Records excerpted from a collection
------
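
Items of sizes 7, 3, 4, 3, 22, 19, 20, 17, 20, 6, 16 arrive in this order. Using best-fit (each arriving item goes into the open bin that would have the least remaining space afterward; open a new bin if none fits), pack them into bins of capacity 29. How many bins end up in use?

  7 → bin 1 (new)  [load 7/29]
  3 → bin 1  [load 10/29]
  4 → bin 1  [load 14/29]
  3 → bin 1  [load 17/29]
  22 → bin 2 (new)  [load 22/29]
  19 → bin 3 (new)  [load 19/29]
  20 → bin 4 (new)  [load 20/29]
  17 → bin 5 (new)  [load 17/29]
  20 → bin 6 (new)  [load 20/29]
  6 → bin 2  [load 28/29]
  16 → bin 7 (new)  [load 16/29]
7 bins opened.

7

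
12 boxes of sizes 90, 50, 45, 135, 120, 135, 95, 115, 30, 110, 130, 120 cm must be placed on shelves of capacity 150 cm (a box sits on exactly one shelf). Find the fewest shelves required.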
------
Transcribe every record above exactly as it appears.

OUTPUT FOR THIS EXERCISE:
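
Items of sizes 7, 3, 4, 3, 22, 19, 20, 17, 20, 6, 16 arrive in this order. Using best-fit (each arriving item goes into the open bin that would have the least remaining space afterward; open a new bin if none fits), pack them into bins of capacity 29. How many bins end up in use?

  7 → bin 1 (new)  [load 7/29]
  3 → bin 1  [load 10/29]
  4 → bin 1  [load 14/29]
  3 → bin 1  [load 17/29]
  22 → bin 2 (new)  [load 22/29]
  19 → bin 3 (new)  [load 19/29]
  20 → bin 4 (new)  [load 20/29]
  17 → bin 5 (new)  [load 17/29]
  20 → bin 6 (new)  [load 20/29]
  6 → bin 2  [load 28/29]
  16 → bin 7 (new)  [load 16/29]
7 bins opened.

7

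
12 boxes of sizes 90, 50, 45, 135, 120, 135, 95, 115, 30, 110, 130, 120 cm must be placed on shelves of capacity 150 cm (a box sits on exactly one shelf). Find the fewest shelves required.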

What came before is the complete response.